**Task**
Produce an exact copy of the first line of the data below and each line after it, please, up to and including the one with "Any one antiderivative".

**Data to use**
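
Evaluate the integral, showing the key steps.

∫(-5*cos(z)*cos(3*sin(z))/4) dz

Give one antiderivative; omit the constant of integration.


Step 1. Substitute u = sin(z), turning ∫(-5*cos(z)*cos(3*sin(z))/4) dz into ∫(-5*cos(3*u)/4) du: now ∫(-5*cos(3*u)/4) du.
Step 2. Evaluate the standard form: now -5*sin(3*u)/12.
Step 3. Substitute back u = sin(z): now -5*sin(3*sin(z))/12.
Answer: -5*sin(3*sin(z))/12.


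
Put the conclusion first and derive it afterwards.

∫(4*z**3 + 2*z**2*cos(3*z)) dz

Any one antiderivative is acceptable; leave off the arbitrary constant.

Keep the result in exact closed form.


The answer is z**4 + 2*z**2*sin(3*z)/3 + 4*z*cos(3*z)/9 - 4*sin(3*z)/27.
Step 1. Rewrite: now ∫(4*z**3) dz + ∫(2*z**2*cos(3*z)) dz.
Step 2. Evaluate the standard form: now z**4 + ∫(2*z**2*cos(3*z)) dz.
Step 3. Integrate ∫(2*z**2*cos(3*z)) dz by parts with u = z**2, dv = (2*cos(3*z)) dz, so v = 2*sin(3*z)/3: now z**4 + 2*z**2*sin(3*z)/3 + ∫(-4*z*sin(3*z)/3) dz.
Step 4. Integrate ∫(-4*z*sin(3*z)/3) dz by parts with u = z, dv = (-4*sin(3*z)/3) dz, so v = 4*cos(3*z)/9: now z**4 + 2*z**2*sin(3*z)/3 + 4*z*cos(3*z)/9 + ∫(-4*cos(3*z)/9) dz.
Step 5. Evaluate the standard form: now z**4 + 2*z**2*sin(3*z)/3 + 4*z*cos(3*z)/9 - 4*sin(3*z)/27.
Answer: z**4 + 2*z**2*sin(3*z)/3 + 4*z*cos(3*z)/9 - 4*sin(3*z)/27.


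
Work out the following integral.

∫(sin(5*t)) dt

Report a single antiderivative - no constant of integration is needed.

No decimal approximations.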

**Answer section**
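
Evaluate the integral, showing the key steps.

∫(-5*cos(z)*cos(3*sin(z))/4) dz

Give one antiderivative; omit the constant of integration.


Step 1. Substitute u = sin(z), turning ∫(-5*cos(z)*cos(3*sin(z))/4) dz into ∫(-5*cos(3*u)/4) du: now ∫(-5*cos(3*u)/4) du.
Step 2. Evaluate the standard form: now -5*sin(3*u)/12.
Step 3. Substitute back u = sin(z): now -5*sin(3*sin(z))/12.
Answer: -5*sin(3*sin(z))/12.


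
Put the conclusion first and derive it afterwards.

∫(4*z**3 + 2*z**2*cos(3*z)) dz

Any one antiderivative is acceptable; leave off the arbitrary constant.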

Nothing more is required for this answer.